Work instruction: Copy each of the records exactly; leave nothing out.
::::::::
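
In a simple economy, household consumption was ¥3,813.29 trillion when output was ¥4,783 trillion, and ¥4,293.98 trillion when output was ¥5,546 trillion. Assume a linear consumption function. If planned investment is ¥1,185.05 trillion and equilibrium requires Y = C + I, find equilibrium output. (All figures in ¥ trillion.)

Y = 5365

MPC = (4293.98 − 3813.29)/(5546 − 4783) = 480.69/763 = 0.63
a = 3813.29 − 0.63(4783) = 800
Equilibrium: Y = 800 + 0.63Y + 1185.05
0.37Y = 1985.05, so Y = 1985.05/0.37 = 5365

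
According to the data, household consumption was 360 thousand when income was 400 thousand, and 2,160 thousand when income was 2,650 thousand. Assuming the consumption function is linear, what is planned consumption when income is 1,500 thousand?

MPC = (2160 − 360)/(2650 − 400) = 1800/2250 = 0.8
a = 360 − 0.8(400) = 360 − 320 = 40
C = 40 + 0.8(1500) = 40 + 1200 = 1240

C = 1240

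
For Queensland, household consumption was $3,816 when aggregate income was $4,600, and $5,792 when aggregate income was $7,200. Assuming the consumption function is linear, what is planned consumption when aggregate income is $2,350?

MPC = (5792 − 3816)/(7200 − 4600) = 1976/2600 = 0.76
a = 3816 − 0.76(4600) = 3816 − 3496 = 320
C = 320 + 0.76(2350) = 320 + 1786 = 2106

C = 2106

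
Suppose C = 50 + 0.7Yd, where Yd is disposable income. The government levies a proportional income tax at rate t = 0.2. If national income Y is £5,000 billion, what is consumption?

Yd = (1 − 0.2)(5000) = 0.8(5000) = 4000
C = 50 + 0.7(4000) = 50 + 2800 = 2850

C = 2850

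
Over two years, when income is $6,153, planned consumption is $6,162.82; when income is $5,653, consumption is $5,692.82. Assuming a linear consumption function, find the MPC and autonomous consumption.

MPC = ΔC/ΔY = (6162.82 − 5692.82)/(6153 − 5653) = 470/500 = 0.94
a = C − MPC·Y = 5692.82 − 0.94(5653) = 5692.82 − 5313.82 = 379

MPC = 0.94; a = 379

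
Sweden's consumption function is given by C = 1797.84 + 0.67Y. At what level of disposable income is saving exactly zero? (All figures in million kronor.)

Y = 5448

At break-even, C = Y: 1797.84 + 0.67Y = Y
0.33Y = 1797.84, so Y = 1797.84/0.33 = 5448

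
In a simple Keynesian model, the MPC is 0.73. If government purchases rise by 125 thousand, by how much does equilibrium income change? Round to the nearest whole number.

ΔY ≈ 463

The multiplier is 1/(1 − MPC) = 1/0.27.
ΔY = 125/0.27 = 462.96 ≈ 463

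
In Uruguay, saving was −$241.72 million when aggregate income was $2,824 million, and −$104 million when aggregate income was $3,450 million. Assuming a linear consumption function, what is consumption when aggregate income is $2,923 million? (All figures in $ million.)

MPS = ΔS/ΔY = (-104 − (-241.72))/(3450 − 2824) = 137.72/626 = 0.22
MPC = 1 − MPS = 0.78
Autonomous saving = -241.72 − 0.22(2824) = -863, so a = 863
C = 863 + 0.78(2923) = 863 + 2279.94 = 3142.94

C = 3142.94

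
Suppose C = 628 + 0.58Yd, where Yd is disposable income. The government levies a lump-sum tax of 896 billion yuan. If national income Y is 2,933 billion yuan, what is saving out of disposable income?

Yd = Y − T = 2933 − 896 = 2037
C = 628 + 0.58(2037) = 628 + 1181.46 = 1809.46
S = Yd − C = 2037 − 1809.46 = 227.54

S = 227.54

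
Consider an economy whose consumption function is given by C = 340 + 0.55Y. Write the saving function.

S = -340 + 0.45Y

S = Y − C = Y − (340 + 0.55Y) = -340 + (1 − 0.55)Y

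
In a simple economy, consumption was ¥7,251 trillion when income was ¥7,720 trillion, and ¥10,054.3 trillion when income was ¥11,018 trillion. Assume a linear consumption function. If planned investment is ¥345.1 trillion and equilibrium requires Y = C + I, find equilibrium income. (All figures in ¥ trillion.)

MPC = (10054.3 − 7251)/(11018 − 7720) = 2803.3/3298 = 0.85
a = 7251 − 0.85(7720) = 689
Equilibrium: Y = 689 + 0.85Y + 345.1
0.15Y = 1034.1, so Y = 1034.1/0.15 = 6894

Y = 6894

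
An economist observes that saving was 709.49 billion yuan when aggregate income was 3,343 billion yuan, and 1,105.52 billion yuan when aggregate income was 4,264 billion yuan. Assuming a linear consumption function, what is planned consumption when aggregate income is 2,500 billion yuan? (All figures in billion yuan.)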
::::::::
Answer:
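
In a simple economy, household consumption was ¥3,813.29 trillion when output was ¥4,783 trillion, and ¥4,293.98 trillion when output was ¥5,546 trillion. Assume a linear consumption function. If planned investment is ¥1,185.05 trillion and equilibrium requires Y = C + I, find equilibrium output. (All figures in ¥ trillion.)

Y = 5365

MPC = (4293.98 − 3813.29)/(5546 − 4783) = 480.69/763 = 0.63
a = 3813.29 − 0.63(4783) = 800
Equilibrium: Y = 800 + 0.63Y + 1185.05
0.37Y = 1985.05, so Y = 1985.05/0.37 = 5365

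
According to the data, household consumption was 360 thousand when income was 400 thousand, and 2,160 thousand when income was 2,650 thousand. Assuming the consumption function is linear, what is planned consumption when income is 1,500 thousand?

MPC = (2160 − 360)/(2650 − 400) = 1800/2250 = 0.8
a = 360 − 0.8(400) = 360 − 320 = 40
C = 40 + 0.8(1500) = 40 + 1200 = 1240

C = 1240

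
For Queensland, household consumption was $3,816 when aggregate income was $4,600, and $5,792 when aggregate income was $7,200. Assuming the consumption function is linear, what is planned consumption when aggregate income is $2,350?

MPC = (5792 − 3816)/(7200 − 4600) = 1976/2600 = 0.76
a = 3816 − 0.76(4600) = 3816 − 3496 = 320
C = 320 + 0.76(2350) = 320 + 1786 = 2106

C = 2106

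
Suppose C = 50 + 0.7Yd, where Yd is disposable income. The government levies a proportional income tax at rate t = 0.2. If national income Y is £5,000 billion, what is consumption?

Yd = (1 − 0.2)(5000) = 0.8(5000) = 4000
C = 50 + 0.7(4000) = 50 + 2800 = 2850

C = 2850

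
Over two years, when income is $6,153, planned consumption is $6,162.82; when income is $5,653, consumption is $5,692.82. Assuming a linear consumption function, find the MPC and autonomous consumption.

MPC = ΔC/ΔY = (6162.82 − 5692.82)/(6153 − 5653) = 470/500 = 0.94
a = C − MPC·Y = 5692.82 − 0.94(5653) = 5692.82 − 5313.82 = 379

MPC = 0.94; a = 379

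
Sweden's consumption function is given by C = 1797.84 + 0.67Y. At what level of disposable income is saving exactly zero? (All figures in million kronor.)

Y = 5448

At break-even, C = Y: 1797.84 + 0.67Y = Y
0.33Y = 1797.84, so Y = 1797.84/0.33 = 5448

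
In a simple Keynesian model, the MPC is 0.73. If government purchases rise by 125 thousand, by how much does equilibrium income change? Round to the nearest whole number.

ΔY ≈ 463

The multiplier is 1/(1 − MPC) = 1/0.27.
ΔY = 125/0.27 = 462.96 ≈ 463

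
In Uruguay, saving was −$241.72 million when aggregate income was $2,824 million, and −$104 million when aggregate income was $3,450 million. Assuming a linear consumption function, what is consumption when aggregate income is $2,923 million? (All figures in $ million.)

MPS = ΔS/ΔY = (-104 − (-241.72))/(3450 − 2824) = 137.72/626 = 0.22
MPC = 1 − MPS = 0.78
Autonomous saving = -241.72 − 0.22(2824) = -863, so a = 863
C = 863 + 0.78(2923) = 863 + 2279.94 = 3142.94

C = 3142.94

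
Suppose C = 628 + 0.58Yd, where Yd is disposable income. The government levies a lump-sum tax of 896 billion yuan. If national income Y is 2,933 billion yuan, what is saving out of disposable income?

Yd = Y − T = 2933 − 896 = 2037
C = 628 + 0.58(2037) = 628 + 1181.46 = 1809.46
S = Yd − C = 2037 − 1809.46 = 227.54

S = 227.54

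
Consider an economy whose consumption function is given by C = 340 + 0.55Y. Write the saving function.

S = -340 + 0.45Y

S = Y − C = Y − (340 + 0.55Y) = -340 + (1 − 0.55)Y

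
In a simple economy, consumption was ¥7,251 trillion when income was ¥7,720 trillion, and ¥10,054.3 trillion when income was ¥11,018 trillion. Assume a linear consumption function. If planned investment is ¥345.1 trillion and equilibrium requires Y = C + I, find equilibrium income. (All figures in ¥ trillion.)

MPC = (10054.3 − 7251)/(11018 − 7720) = 2803.3/3298 = 0.85
a = 7251 − 0.85(7720) = 689
Equilibrium: Y = 689 + 0.85Y + 345.1
0.15Y = 1034.1, so Y = 1034.1/0.15 = 6894

Y = 6894

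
An economist observes that saving was 709.49 billion yuan when aggregate income was 3,343 billion yuan, and 1,105.52 billion yuan when aggregate income was 4,264 billion yuan. Assuming a linear consumption function, what is planned consumption when aggregate income is 2,500 billion yuan? (All figures in billion yuan.)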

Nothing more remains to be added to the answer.